§ **Supplied records**
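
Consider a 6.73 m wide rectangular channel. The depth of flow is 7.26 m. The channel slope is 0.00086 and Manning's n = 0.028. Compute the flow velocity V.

Flow area A = b·y = 6.73 × 7.26 = 48.86 m². Wetted perimeter P = b + 2y = 6.73 + 2×7.26 = 21.25 m.
Hydraulic radius R = A/P = 48.86/21.25 = 2.299 m.
From Manning's equation, V = (1/n) R^(2/3) S^(1/2) = (1/0.028) × 2.299^(2/3) × 0.00086^(1/2) = 1.82 m/s.

V = 1.82 m/s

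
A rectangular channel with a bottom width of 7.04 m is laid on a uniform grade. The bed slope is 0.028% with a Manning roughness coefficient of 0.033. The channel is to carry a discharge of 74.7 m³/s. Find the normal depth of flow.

Manning's equation rearranged: A R^(2/3) = nQ / (1·√S) = 0.033 × 74.7 / (√0.00028) = 147.3.
Try y = 12 m: A R^(2/3) = 164.7 — over.
Try y = 10.9 m: A R^(2/3) = 147.3 — matches.

y_n = 10.9 m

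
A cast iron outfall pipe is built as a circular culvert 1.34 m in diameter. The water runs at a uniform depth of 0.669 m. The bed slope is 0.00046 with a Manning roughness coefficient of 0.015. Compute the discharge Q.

Q = 0.485 m³/s

For a circular section of diameter D = 1.34 m at depth y = 0.669 m, the central angle is θ = 2 arccos(1 − 2y/D) = 3.139 rad. Then A = (D²/8)(θ − sin θ) = 0.7038 m² and P = Dθ/2 = 2.103 m.
Hydraulic radius R = A/P = 0.7038/2.103 = 0.3347 m.
Manning's equation: Q = (1/n) A R^(2/3) S^(1/2) = (1/0.015) × 0.7038 × 0.3347^(2/3) × 0.00046^(1/2) = 0.485 m³/s.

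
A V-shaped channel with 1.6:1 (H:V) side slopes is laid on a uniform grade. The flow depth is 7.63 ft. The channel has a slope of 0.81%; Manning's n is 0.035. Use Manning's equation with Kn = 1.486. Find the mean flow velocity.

For a triangular section with side slope z = 1.6: A = zy² = 1.6×7.63² = 93.15 ft²; P = 2y√(1+z²) = 2×7.63×1.887 = 28.79 ft.
Hydraulic radius R = A/P = 93.15/28.79 = 3.235 ft.
From Manning's equation, V = (1.486/n) R^(2/3) S^(1/2) = (1.486/0.035) × 3.235^(2/3) × 0.0081^(1/2) = 8.36 ft/s.

V = 8.36 ft/s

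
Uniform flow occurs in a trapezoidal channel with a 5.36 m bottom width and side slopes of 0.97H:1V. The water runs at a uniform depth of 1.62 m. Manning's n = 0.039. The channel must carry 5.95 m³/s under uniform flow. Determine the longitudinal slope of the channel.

With bottom width b = 5.36 m and side slope z = 0.97: A = (b + zy)y = (5.36 + 0.97×1.62)×1.62 = 11.23 m²; P = b + 2y√(1+z²) = 5.36 + 2×1.62×1.393 = 9.874 m.
Hydraulic radius R = A/P = 11.23/9.874 = 1.137 m.
From Manning's equation, S = [nQ / (1 A R^(2/3))]² = [0.039 × 5.95 / (1 × 11.23 × 1.137^(2/3))]² = 0.00036.

S = 0.00036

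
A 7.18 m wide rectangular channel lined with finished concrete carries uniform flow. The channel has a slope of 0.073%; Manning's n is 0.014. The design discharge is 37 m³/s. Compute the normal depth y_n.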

§ **Exercise details**
Retype the material word for word, including every line.

§ **Written response**
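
Consider a 6.73 m wide rectangular channel. The depth of flow is 7.26 m. The channel slope is 0.00086 and Manning's n = 0.028. Compute the flow velocity V.

Flow area A = b·y = 6.73 × 7.26 = 48.86 m². Wetted perimeter P = b + 2y = 6.73 + 2×7.26 = 21.25 m.
Hydraulic radius R = A/P = 48.86/21.25 = 2.299 m.
From Manning's equation, V = (1/n) R^(2/3) S^(1/2) = (1/0.028) × 2.299^(2/3) × 0.00086^(1/2) = 1.82 m/s.

V = 1.82 m/s

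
A rectangular channel with a bottom width of 7.04 m is laid on a uniform grade. The bed slope is 0.028% with a Manning roughness coefficient of 0.033. The channel is to carry a discharge of 74.7 m³/s. Find the normal depth of flow.

Manning's equation rearranged: A R^(2/3) = nQ / (1·√S) = 0.033 × 74.7 / (√0.00028) = 147.3.
Try y = 12 m: A R^(2/3) = 164.7 — over.
Try y = 10.9 m: A R^(2/3) = 147.3 — matches.

y_n = 10.9 m

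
A cast iron outfall pipe is built as a circular culvert 1.34 m in diameter. The water runs at a uniform depth of 0.669 m. The bed slope is 0.00046 with a Manning roughness coefficient of 0.015. Compute the discharge Q.

Q = 0.485 m³/s

For a circular section of diameter D = 1.34 m at depth y = 0.669 m, the central angle is θ = 2 arccos(1 − 2y/D) = 3.139 rad. Then A = (D²/8)(θ − sin θ) = 0.7038 m² and P = Dθ/2 = 2.103 m.
Hydraulic radius R = A/P = 0.7038/2.103 = 0.3347 m.
Manning's equation: Q = (1/n) A R^(2/3) S^(1/2) = (1/0.015) × 0.7038 × 0.3347^(2/3) × 0.00046^(1/2) = 0.485 m³/s.

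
A V-shaped channel with 1.6:1 (H:V) side slopes is laid on a uniform grade. The flow depth is 7.63 ft. The channel has a slope of 0.81%; Manning's n is 0.035. Use Manning's equation with Kn = 1.486. Find the mean flow velocity.

For a triangular section with side slope z = 1.6: A = zy² = 1.6×7.63² = 93.15 ft²; P = 2y√(1+z²) = 2×7.63×1.887 = 28.79 ft.
Hydraulic radius R = A/P = 93.15/28.79 = 3.235 ft.
From Manning's equation, V = (1.486/n) R^(2/3) S^(1/2) = (1.486/0.035) × 3.235^(2/3) × 0.0081^(1/2) = 8.36 ft/s.

V = 8.36 ft/s

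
Uniform flow occurs in a trapezoidal channel with a 5.36 m bottom width and side slopes of 0.97H:1V. The water runs at a uniform depth of 1.62 m. Manning's n = 0.039. The channel must carry 5.95 m³/s under uniform flow. Determine the longitudinal slope of the channel.

With bottom width b = 5.36 m and side slope z = 0.97: A = (b + zy)y = (5.36 + 0.97×1.62)×1.62 = 11.23 m²; P = b + 2y√(1+z²) = 5.36 + 2×1.62×1.393 = 9.874 m.
Hydraulic radius R = A/P = 11.23/9.874 = 1.137 m.
From Manning's equation, S = [nQ / (1 A R^(2/3))]² = [0.039 × 5.95 / (1 × 11.23 × 1.137^(2/3))]² = 0.00036.

S = 0.00036

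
A 7.18 m wide rectangular channel lined with finished concrete carries uniform flow. The channel has a slope of 0.073%; Manning's n is 0.014. The design discharge is 37 m³/s. Compute the normal depth y_n.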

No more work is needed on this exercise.